WHAT YOU HAVE TO DO: One part of the entries below is wanted: the lines from the one containing "36 m² of capacity" through the one containing "U | 18 | 55 |". Write those out exactly and nothing else.
::: THE DATA :::
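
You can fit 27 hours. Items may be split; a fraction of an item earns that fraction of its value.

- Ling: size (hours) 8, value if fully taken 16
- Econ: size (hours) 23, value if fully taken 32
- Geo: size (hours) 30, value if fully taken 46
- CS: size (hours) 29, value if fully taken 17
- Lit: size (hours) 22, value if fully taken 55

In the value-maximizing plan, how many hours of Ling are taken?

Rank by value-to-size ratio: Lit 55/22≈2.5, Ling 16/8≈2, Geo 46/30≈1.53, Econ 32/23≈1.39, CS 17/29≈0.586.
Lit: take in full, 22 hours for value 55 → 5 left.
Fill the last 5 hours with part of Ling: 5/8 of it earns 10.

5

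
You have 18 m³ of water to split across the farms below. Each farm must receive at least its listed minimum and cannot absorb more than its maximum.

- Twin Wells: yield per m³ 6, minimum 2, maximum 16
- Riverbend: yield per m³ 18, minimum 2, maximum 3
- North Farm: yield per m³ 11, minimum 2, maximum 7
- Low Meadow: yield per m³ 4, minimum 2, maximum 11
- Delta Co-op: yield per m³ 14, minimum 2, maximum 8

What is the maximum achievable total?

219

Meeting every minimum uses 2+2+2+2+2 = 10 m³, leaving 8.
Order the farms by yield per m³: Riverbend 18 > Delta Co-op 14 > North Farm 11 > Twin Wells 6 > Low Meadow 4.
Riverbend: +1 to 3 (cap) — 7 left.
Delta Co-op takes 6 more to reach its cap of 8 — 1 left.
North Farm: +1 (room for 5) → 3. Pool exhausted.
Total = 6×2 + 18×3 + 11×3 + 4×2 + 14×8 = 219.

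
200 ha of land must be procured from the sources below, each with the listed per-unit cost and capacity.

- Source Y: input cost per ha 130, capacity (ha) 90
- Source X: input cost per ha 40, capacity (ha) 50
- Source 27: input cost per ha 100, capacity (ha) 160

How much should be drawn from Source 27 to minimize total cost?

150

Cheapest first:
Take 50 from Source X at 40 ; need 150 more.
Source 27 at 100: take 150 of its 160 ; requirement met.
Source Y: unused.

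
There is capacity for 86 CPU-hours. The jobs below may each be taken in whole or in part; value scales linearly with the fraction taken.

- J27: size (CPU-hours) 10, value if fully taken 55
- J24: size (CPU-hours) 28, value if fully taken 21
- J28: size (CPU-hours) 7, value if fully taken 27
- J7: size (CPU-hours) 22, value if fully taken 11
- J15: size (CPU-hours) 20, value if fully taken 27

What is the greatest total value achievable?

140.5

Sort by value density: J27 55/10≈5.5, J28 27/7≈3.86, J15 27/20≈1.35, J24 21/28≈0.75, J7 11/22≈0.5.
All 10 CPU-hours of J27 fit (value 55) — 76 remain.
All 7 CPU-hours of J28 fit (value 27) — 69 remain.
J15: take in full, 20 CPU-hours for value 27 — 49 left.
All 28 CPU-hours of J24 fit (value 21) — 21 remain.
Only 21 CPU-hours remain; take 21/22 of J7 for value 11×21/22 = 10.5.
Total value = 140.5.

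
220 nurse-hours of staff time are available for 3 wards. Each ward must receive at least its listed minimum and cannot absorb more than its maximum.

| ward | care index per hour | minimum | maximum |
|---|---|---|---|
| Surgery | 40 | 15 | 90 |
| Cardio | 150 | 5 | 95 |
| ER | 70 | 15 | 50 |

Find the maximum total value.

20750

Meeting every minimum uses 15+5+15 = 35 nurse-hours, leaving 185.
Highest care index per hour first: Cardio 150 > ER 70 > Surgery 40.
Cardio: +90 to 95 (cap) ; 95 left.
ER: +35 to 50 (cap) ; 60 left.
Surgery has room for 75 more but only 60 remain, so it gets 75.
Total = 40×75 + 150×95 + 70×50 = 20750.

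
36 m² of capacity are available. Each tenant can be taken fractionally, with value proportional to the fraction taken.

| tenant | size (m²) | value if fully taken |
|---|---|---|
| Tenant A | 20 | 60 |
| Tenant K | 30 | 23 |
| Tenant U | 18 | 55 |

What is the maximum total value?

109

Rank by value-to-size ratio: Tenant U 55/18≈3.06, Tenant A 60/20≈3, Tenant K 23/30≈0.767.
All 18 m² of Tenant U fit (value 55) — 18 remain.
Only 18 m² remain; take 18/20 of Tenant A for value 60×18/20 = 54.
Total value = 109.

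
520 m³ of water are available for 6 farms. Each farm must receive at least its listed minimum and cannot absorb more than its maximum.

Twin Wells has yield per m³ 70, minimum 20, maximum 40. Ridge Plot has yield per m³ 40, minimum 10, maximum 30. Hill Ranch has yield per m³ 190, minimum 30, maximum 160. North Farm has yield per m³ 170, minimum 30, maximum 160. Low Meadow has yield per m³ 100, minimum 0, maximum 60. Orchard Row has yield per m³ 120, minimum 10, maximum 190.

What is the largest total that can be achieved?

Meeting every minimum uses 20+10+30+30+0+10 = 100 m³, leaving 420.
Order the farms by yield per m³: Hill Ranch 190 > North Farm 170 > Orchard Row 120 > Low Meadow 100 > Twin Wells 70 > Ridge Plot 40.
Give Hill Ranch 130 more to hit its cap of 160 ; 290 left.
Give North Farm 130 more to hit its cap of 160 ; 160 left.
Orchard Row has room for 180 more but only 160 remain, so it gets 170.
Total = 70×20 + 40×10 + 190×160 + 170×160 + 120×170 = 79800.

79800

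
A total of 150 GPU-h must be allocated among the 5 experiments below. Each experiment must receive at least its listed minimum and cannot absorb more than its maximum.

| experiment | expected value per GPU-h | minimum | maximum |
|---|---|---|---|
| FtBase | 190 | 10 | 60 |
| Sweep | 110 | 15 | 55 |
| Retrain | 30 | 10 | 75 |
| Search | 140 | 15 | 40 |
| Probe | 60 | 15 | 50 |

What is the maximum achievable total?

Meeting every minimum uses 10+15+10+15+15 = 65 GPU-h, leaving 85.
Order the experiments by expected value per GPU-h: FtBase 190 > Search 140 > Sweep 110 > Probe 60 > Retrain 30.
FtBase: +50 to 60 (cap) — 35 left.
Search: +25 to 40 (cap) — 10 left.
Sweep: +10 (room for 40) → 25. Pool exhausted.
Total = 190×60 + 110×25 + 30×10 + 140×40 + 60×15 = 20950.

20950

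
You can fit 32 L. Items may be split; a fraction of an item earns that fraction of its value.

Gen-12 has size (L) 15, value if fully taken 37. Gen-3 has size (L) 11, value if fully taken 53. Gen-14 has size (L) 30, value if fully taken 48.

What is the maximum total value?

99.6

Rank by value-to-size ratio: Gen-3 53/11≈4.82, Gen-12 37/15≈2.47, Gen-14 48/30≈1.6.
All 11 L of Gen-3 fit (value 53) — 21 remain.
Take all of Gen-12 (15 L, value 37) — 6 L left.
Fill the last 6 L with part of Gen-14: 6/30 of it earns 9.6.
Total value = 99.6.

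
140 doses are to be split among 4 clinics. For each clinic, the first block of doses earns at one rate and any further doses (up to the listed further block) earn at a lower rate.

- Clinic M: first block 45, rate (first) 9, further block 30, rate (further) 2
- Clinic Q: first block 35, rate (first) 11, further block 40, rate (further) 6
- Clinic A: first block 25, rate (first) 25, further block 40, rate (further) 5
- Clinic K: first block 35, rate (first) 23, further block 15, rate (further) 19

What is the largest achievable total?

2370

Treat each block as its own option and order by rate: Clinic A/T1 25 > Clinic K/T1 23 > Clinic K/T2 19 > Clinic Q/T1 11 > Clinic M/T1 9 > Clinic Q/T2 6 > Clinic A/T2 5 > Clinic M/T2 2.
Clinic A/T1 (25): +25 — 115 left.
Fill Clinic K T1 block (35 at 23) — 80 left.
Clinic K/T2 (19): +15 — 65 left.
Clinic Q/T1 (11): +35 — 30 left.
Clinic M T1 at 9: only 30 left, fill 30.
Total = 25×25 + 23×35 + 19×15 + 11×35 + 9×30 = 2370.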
:::
::: THE DATA :::
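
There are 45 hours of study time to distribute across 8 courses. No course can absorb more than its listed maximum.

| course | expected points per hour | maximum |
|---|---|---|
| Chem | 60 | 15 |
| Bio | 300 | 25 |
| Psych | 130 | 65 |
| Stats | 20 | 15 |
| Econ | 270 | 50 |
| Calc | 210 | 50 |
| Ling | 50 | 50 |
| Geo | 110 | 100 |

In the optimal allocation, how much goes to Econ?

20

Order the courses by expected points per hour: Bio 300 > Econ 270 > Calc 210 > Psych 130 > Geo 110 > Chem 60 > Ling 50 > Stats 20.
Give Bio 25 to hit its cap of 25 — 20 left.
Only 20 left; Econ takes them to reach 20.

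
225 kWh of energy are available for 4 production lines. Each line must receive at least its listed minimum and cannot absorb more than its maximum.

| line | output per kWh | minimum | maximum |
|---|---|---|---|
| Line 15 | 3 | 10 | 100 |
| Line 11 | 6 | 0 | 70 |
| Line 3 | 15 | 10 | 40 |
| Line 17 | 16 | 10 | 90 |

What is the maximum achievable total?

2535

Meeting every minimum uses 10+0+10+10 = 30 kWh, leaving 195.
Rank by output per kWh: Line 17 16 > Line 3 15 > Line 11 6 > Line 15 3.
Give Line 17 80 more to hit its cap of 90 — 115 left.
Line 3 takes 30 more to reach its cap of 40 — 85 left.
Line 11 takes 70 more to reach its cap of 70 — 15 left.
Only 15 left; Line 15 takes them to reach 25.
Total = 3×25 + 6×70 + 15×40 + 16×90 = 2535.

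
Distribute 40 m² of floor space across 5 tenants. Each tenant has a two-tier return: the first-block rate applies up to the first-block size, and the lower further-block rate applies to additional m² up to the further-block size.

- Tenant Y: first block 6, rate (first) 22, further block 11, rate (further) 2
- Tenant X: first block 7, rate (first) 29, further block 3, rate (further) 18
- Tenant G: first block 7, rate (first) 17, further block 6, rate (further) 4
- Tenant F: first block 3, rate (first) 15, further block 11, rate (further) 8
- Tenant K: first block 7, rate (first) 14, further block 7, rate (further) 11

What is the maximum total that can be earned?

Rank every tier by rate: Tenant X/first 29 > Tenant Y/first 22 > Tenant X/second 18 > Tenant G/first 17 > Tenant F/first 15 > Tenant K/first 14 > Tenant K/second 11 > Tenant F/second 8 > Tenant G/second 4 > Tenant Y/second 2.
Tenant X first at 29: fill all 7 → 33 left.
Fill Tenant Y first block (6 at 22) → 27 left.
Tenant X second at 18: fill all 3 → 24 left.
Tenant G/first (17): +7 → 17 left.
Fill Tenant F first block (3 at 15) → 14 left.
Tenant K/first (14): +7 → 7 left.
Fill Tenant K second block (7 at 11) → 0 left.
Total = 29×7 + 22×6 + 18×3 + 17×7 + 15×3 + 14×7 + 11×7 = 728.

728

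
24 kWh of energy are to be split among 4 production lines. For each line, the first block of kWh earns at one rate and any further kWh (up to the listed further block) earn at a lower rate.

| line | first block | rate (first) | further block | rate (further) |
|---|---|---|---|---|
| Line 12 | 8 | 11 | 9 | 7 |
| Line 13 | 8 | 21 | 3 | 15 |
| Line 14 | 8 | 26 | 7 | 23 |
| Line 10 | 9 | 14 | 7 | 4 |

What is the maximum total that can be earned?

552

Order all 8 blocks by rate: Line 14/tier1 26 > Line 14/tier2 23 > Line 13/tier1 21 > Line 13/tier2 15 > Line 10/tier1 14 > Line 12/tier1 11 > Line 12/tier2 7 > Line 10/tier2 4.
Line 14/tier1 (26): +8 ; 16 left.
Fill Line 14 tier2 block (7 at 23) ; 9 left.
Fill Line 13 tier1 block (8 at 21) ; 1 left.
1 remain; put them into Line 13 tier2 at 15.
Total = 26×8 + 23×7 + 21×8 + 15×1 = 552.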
:::
ANSWER TO THIS PROBLEM:
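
36 m² of capacity are available. Each tenant can be taken fractionally, with value proportional to the fraction taken.

| tenant | size (m²) | value if fully taken |
|---|---|---|
| Tenant A | 20 | 60 |
| Tenant K | 30 | 23 |
| Tenant U | 18 | 55 |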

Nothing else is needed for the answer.